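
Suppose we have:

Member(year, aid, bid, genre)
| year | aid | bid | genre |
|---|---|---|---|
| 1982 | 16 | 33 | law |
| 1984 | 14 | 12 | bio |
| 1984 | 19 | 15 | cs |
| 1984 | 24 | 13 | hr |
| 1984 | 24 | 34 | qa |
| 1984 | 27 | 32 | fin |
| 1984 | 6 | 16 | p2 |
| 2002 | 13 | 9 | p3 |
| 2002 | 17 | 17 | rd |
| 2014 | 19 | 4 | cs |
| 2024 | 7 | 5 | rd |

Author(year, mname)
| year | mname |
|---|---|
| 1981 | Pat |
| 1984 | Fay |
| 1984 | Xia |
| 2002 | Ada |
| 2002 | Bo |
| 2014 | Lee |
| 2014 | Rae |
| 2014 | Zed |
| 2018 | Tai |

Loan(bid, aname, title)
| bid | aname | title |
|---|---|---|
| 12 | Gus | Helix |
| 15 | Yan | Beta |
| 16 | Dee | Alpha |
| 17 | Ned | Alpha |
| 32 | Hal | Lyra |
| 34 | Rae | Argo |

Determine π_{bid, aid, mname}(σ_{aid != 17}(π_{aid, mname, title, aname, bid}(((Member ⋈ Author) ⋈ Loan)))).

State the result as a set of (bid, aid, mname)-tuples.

{(12, 14, Fay), (12, 14, Xia), (15, 19, Fay), (15, 19, Xia), (16, 6, Fay), (16, 6, Xia), (32, 27, Fay), (32, 27, Xia), (34, 24, Fay), (34, 24, Xia)}

Natural join on year: {(1984, 14, 12, bio, Fay), (1984, 14, 12, bio, Xia), (1984, 19, 15, cs, Fay), (1984, 19, 15, cs, Xia), (1984, 24, 13, hr, Fay), (1984, 24, 13, hr, Xia), (1984, 24, 34, qa, Fay), (1984, 24, 34, qa, Xia), (1984, 27, 32, fin, Fay), (1984, 27, 32, fin, Xia), (1984, 6, 16, p2, Fay), (1984, 6, 16, p2, Xia), (2002, 13, 9, p3, Ada), (2002, 13, 9, p3, Bo), (2002, 17, 17, rd, Ada), (2002, 17, 17, rd, Bo), (2014, 19, 4, cs, Lee), (2014, 19, 4, cs, Rae), (2014, 19, 4, cs, Zed)}
Natural join on bid: {(1984, 14, 12, bio, Fay, Gus, Helix), (1984, 14, 12, bio, Xia, Gus, Helix), (1984, 19, 15, cs, Fay, Yan, Beta), (1984, 19, 15, cs, Xia, Yan, Beta), (1984, 24, 34, qa, Fay, Rae, Argo), (1984, 24, 34, qa, Xia, Rae, Argo), (1984, 27, 32, fin, Fay, Hal, Lyra), (1984, 27, 32, fin, Xia, Hal, Lyra), (1984, 6, 16, p2, Fay, Dee, Alpha), (1984, 6, 16, p2, Xia, Dee, Alpha), (2002, 17, 17, rd, Ada, Ned, Alpha), (2002, 17, 17, rd, Bo, Ned, Alpha)}
π_{aid, mname, title, aname, bid} gives {(14, Fay, Helix, Gus, 12), (14, Xia, Helix, Gus, 12), (17, Ada, Alpha, Ned, 17), (17, Bo, Alpha, Ned, 17), (19, Fay, Beta, Yan, 15), (19, Xia, Beta, Yan, 15), (24, Fay, Argo, Rae, 34), (24, Xia, Argo, Rae, 34), (27, Fay, Lyra, Hal, 32), (27, Xia, Lyra, Hal, 32), (6, Fay, Alpha, Dee, 16), (6, Xia, Alpha, Dee, 16)}.
Apply σ_{aid != 17}; surviving tuples: {(14, Fay, Helix, Gus, 12), (14, Xia, Helix, Gus, 12), (19, Fay, Beta, Yan, 15), (19, Xia, Beta, Yan, 15), (24, Fay, Argo, Rae, 34), (24, Xia, Argo, Rae, 34), (27, Fay, Lyra, Hal, 32), (27, Xia, Lyra, Hal, 32), (6, Fay, Alpha, Dee, 16), (6, Xia, Alpha, Dee, 16)}
π_{bid, aid, mname} gives {(12, 14, Fay), (12, 14, Xia), (15, 19, Fay), (15, 19, Xia), (16, 6, Fay), (16, 6, Xia), (32, 27, Fay), (32, 27, Xia), (34, 24, Fay), (34, 24, Xia)}.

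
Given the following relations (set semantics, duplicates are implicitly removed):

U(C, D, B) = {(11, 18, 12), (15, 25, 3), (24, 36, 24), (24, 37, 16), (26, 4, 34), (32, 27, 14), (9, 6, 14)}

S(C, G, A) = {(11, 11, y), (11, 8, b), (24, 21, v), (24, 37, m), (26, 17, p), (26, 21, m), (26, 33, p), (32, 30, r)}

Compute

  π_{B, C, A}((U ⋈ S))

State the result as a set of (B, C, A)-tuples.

{(12, 11, b), (12, 11, y), (14, 32, r), (16, 24, m), (16, 24, v), (24, 24, m), (24, 24, v), (34, 26, m), (34, 26, p)}

Natural join on C: {(11, 18, 12, 11, y), (11, 18, 12, 8, b), (24, 36, 24, 21, v), (24, 36, 24, 37, m), (24, 37, 16, 21, v), (24, 37, 16, 37, m), (26, 4, 34, 17, p), (26, 4, 34, 21, m), (26, 4, 34, 33, p), (32, 27, 14, 30, r)}
Projecting to B, C, A (1 duplicate(s) eliminated): {(12, 11, b), (12, 11, y), (14, 32, r), (16, 24, m), (16, 24, v), (24, 24, m), (24, 24, v), (34, 26, m), (34, 26, p)}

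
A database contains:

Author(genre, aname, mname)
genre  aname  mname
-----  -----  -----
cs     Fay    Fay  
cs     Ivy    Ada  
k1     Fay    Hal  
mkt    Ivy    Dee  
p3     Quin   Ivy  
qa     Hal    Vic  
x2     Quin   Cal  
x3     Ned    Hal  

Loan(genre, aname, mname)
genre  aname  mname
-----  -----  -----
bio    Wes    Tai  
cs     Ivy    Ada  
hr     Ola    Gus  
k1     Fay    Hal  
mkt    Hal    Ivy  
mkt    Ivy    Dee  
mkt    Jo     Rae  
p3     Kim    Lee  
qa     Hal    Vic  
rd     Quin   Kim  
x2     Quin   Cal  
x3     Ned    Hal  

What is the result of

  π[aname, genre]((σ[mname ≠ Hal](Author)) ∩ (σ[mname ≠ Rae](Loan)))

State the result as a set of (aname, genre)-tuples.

{(Hal, qa), (Ivy, cs), (Ivy, mkt), (Quin, x2)}

σ[mname ≠ Hal]: keep tuples satisfying mname ≠ Hal → {(cs, Fay, Fay), (cs, Ivy, Ada), (mkt, Ivy, Dee), (p3, Quin, Ivy), (qa, Hal, Vic), (x2, Quin, Cal)}
σ[mname ≠ Rae]: keep tuples satisfying mname ≠ Rae → {(bio, Wes, Tai), (cs, Ivy, Ada), (hr, Ola, Gus), (k1, Fay, Hal), (mkt, Hal, Ivy), (mkt, Ivy, Dee), (p3, Kim, Lee), (qa, Hal, Vic), (rd, Quin, Kim), (x2, Quin, Cal), (x3, Ned, Hal)}
Intersection: {(cs, Fay, Fay), (cs, Ivy, Ada), (mkt, Ivy, Dee), (p3, Quin, Ivy), (qa, Hal, Vic), (x2, Quin, Cal)} with {(bio, Wes, Tai), (cs, Ivy, Ada), (hr, Ola, Gus), (k1, Fay, Hal), (mkt, Hal, Ivy), (mkt, Ivy, Dee), (p3, Kim, Lee), (qa, Hal, Vic), (rd, Quin, Kim), (x2, Quin, Cal), (x3, Ned, Hal)} → {(cs, Ivy, Ada), (mkt, Ivy, Dee), (qa, Hal, Vic), (x2, Quin, Cal)}
Projecting to aname, genre: {(Hal, qa), (Ivy, cs), (Ivy, mkt), (Quin, x2)}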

####

TASK DESCRIPTION
Set down the lines of the records exactly, from the first one through the line containing "Author) ⋈ Loan)))).", and add nothing else.

RESULT BELOW
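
Suppose we have:

Member(year, aid, bid, genre)
| year | aid | bid | genre |
|---|---|---|---|
| 1982 | 16 | 33 | law |
| 1984 | 14 | 12 | bio |
| 1984 | 19 | 15 | cs |
| 1984 | 24 | 13 | hr |
| 1984 | 24 | 34 | qa |
| 1984 | 27 | 32 | fin |
| 1984 | 6 | 16 | p2 |
| 2002 | 13 | 9 | p3 |
| 2002 | 17 | 17 | rd |
| 2014 | 19 | 4 | cs |
| 2024 | 7 | 5 | rd |

Author(year, mname)
| year | mname |
|---|---|
| 1981 | Pat |
| 1984 | Fay |
| 1984 | Xia |
| 2002 | Ada |
| 2002 | Bo |
| 2014 | Lee |
| 2014 | Rae |
| 2014 | Zed |
| 2018 | Tai |

Loan(bid, aname, title)
| bid | aname | title |
|---|---|---|
| 12 | Gus | Helix |
| 15 | Yan | Beta |
| 16 | Dee | Alpha |
| 17 | Ned | Alpha |
| 32 | Hal | Lyra |
| 34 | Rae | Argo |

Determine π_{bid, aid, mname}(σ_{aid != 17}(π_{aid, mname, title, aname, bid}(((Member ⋈ Author) ⋈ Loan)))).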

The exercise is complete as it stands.